═══ EXERCISE INPUT ═══

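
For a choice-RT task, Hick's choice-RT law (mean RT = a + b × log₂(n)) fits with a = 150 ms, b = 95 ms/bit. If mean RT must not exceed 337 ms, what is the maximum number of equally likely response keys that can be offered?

3

95·log₂ n ≤ 337 − 150 = 187, giving log₂ n ≤ 1.9684 and n ≤ 3.913. The largest whole number is 3.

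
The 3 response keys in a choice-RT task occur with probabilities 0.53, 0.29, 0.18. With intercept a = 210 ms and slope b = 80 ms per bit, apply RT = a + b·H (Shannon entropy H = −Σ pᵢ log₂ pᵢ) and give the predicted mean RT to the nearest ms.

Entropy contributions −pᵢ log₂ pᵢ: 0.4854, 0.5179, 0.4453; sum H = 1.4487 bits.
RT = a + bH = 210 + 80·1.4487 = 325.89 ms.

326 ms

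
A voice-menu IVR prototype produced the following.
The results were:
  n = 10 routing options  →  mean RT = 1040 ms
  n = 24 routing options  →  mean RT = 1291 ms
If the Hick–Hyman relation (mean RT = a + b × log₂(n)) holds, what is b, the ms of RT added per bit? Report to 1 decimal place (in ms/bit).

The slope on a log₂ axis is (1291 − 1040) / (4.5850 − 3.3219) = 198.728 ms/bit.

198.7 ms/bit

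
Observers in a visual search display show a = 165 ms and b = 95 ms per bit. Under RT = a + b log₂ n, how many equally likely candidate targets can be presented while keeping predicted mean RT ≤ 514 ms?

12

Set 165 + 95·log₂ n ≤ 514 → log₂ n ≤ (514 − 165)/95 = 3.6737.
So n ≤ 2^3.6737 = 12.761; the largest integer n is 12.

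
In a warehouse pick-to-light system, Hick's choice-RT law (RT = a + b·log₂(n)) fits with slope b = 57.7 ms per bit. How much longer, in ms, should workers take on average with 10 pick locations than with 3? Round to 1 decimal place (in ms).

The intercept a cancels: ΔRT = b·(log₂ n₂ − log₂ n₁) = b·log₂(n₂/n₁).
log₂(10) − log₂(3) = 3.3219 − 1.5850 = 1.7370.
ΔRT = 57.7 × 1.7370 = 100.223 ms.

100.2 ms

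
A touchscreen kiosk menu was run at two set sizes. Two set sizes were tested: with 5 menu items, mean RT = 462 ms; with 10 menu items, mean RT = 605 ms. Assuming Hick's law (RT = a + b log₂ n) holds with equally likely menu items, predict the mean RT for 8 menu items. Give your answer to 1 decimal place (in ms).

559.0 ms

Solve the two-equation system in a and b:
  b = (605 − 462) / (log₂ 10 − log₂ 5) = 143 / (3.3219 − 2.3219) = 143.000 ms/bit
  a = 462 − 143.000 × 2.3219 = 129.964 ms
Then RT(8) = 129.964 + 143.000 × log₂ 8 = 129.964 + 143.000 × 3 ≈ 558.964 ms.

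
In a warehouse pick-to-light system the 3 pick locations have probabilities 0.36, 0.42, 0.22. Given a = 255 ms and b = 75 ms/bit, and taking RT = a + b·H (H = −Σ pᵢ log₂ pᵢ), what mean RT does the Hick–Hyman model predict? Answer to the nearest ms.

370 ms

Entropy contributions −pᵢ log₂ pᵢ: 0.5306, 0.5256, 0.4806; sum H = 1.5368 bits.
RT = a + bH = 255 + 75·1.5368 = 370.26 ms.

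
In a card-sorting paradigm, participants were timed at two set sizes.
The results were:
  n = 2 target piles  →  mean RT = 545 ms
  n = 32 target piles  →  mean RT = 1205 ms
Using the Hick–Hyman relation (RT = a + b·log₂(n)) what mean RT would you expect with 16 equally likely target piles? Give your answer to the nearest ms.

1040 ms

With log₂ n on the abscissa the relation is linear; from the two conditions:
  b = (1205 − 545) / (log₂ 32 − log₂ 2) = 660 / (5 − 1) = 165 ms/bit
  a = 545 − 165 × 1 = 380 ms
Then RT(16) = 380 + 165 × log₂ 16 = 380 + 165 × 4 ≈ 1040.000 ms.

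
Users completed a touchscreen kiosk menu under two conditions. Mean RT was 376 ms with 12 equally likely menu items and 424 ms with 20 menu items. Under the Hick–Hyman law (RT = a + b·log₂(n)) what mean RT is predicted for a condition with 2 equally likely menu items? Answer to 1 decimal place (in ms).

With log₂ n on the abscissa the relation is linear; from the two conditions:
  b = (424 − 376) / (log₂ 20 − log₂ 12) = 48 / (4.3219 − 3.5850) = 65.132 ms/bit
  a = 376 − 65.132 × 3.5850 = 142.504 ms
Then RT(2) = 142.504 + 65.132 × log₂ 2 = 142.504 + 65.132 × 1 ≈ 207.636 ms.

207.6 ms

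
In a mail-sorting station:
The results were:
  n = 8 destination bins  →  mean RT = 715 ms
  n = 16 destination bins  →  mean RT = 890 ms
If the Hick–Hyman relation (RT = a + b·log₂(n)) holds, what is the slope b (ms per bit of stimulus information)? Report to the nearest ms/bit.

175 ms/bit

b = (RT₂ − RT₁)/(log₂ n₂ − log₂ n₁) = (890 − 715)/(4 − 3) = 175 ms/bit.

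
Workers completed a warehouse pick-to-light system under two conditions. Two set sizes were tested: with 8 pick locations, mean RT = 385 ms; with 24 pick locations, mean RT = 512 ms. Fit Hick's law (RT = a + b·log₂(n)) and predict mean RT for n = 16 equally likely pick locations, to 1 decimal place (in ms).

465.1 ms

Solve the two-equation system in a and b:
  b = (512 − 385) / (log₂ 24 − log₂ 8) = 127 / (4.5850 − 3) = 80.128 ms/bit
  a = 385 − 80.128 × 3 = 144.616 ms
Then RT(16) = 144.616 + 80.128 × log₂ 16 = 144.616 + 80.128 × 4 ≈ 465.128 ms.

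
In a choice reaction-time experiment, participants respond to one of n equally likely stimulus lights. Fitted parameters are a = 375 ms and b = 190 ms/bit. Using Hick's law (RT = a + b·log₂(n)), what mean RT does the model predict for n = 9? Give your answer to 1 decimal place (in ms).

977.3 ms

log₂(9) = 3.1699 bits, so RT = 375 + 190 × 3.1699 ≈ 977.286 ms.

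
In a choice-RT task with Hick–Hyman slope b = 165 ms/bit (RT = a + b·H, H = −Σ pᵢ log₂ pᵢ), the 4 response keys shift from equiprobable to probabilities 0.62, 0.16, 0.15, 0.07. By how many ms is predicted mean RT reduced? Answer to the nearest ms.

78 ms

Equiprobable entropy H₀ = log₂ 4 = 2.0000 bits.
Skewed entropy H = −Σ pᵢ log₂ pᵢ = 1.5297 bits.
ΔRT = b·(H₀ − H) = 165 × 0.4703 = 77.60 ms.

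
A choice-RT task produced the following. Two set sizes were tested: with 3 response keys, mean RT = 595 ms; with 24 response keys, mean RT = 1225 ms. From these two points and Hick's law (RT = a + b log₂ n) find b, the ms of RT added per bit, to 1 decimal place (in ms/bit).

Slope: b = (1225 − 595) / (log₂ 24 − log₂ 3) = 630/3.0000 = 210.000 ms/bit.

210.0 ms/bit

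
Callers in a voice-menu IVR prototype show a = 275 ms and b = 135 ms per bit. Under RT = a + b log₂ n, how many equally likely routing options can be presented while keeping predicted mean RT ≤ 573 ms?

135·log₂ n ≤ 573 − 275 = 298, giving log₂ n ≤ 2.2074 and n ≤ 4.618. The largest whole number is 4.

4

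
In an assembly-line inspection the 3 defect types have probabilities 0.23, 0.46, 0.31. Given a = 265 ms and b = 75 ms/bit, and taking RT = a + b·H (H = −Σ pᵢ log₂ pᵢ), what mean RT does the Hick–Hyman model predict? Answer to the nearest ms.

380 ms

Entropy contributions −pᵢ log₂ pᵢ: 0.4877, 0.5153, 0.5238; sum H = 1.5268 bits.
RT = a + bH = 265 + 75·1.5268 = 379.51 ms.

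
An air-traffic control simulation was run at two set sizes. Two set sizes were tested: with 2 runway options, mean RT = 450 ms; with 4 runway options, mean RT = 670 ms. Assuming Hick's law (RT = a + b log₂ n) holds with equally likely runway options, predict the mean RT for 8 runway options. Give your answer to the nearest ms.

890 ms

With log₂ n on the abscissa the relation is linear; from the two conditions:
  b = (670 − 450) / (log₂ 4 − log₂ 2) = 220 / (2 − 1) = 220 ms/bit
  a = 450 − 220 × 1 = 230 ms
Then RT(8) = 230 + 220 × log₂ 8 = 230 + 220 × 3 ≈ 890.000 ms.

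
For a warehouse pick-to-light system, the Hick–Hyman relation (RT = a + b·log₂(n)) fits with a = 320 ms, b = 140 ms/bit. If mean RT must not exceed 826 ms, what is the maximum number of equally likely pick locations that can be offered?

12

Set 320 + 140·log₂ n ≤ 826 → log₂ n ≤ (826 − 320)/140 = 3.6143.
So n ≤ 2^3.6143 = 12.246; the largest integer n is 12.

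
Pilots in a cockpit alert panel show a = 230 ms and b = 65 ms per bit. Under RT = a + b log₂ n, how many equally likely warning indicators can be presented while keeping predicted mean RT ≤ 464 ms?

Information budget: (464 − 230)/65 = 3.6000 bits, so n ≤ 2^3.6000 = 12.126 → at most 12.

12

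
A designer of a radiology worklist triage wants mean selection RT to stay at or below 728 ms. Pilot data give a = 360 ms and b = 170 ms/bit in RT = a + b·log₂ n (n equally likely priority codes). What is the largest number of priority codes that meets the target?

4

Set 360 + 170·log₂ n ≤ 728 → log₂ n ≤ (728 − 360)/170 = 2.1647.
So n ≤ 2^2.1647 = 4.484; the largest integer n is 4.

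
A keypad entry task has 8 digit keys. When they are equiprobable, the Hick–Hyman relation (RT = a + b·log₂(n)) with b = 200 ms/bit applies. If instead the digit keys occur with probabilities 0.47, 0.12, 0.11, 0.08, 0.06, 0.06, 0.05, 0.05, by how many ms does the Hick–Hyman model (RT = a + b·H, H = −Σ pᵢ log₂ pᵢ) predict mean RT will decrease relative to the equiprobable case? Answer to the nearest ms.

The RT saving is b·ΔH. Equiprobable H₀ = log₂(8) = 3.0000 bits; with the given probabilities H = 2.4401 bits.
b·(H₀ − H) = 200 × (3.0000 − 2.4401) = 111.98 ms.

112 ms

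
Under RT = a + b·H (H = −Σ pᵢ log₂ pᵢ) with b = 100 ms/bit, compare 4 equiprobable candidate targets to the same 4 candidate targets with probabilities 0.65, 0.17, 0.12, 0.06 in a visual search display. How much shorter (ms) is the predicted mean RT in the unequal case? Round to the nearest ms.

55 ms

The RT saving is b·ΔH. Equiprobable H₀ = log₂(4) = 2.0000 bits; with the given probabilities H = 1.4492 bits.
b·(H₀ − H) = 100 × (2.0000 − 1.4492) = 55.08 ms.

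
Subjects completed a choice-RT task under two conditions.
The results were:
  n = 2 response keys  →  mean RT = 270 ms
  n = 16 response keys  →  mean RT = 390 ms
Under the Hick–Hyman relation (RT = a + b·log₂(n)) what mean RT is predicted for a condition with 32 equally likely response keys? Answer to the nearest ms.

Solve the two-equation system in a and b:
  b = (390 − 270) / (log₂ 16 − log₂ 2) = 120 / (4 − 1) = 40 ms/bit
  a = 270 − 40 × 1 = 230 ms
Then RT(32) = 230 + 40 × log₂ 32 = 230 + 40 × 5 ≈ 430.000 ms.

430 ms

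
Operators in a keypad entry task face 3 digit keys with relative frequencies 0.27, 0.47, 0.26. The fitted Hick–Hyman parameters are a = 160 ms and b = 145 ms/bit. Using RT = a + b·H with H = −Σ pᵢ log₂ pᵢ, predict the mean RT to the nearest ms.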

═══

INSTRUCTIONS FOR THE TASK: Your reply should be only the number of lines in the preceding data that include the word "sorting".

RESPONSE AREA: 2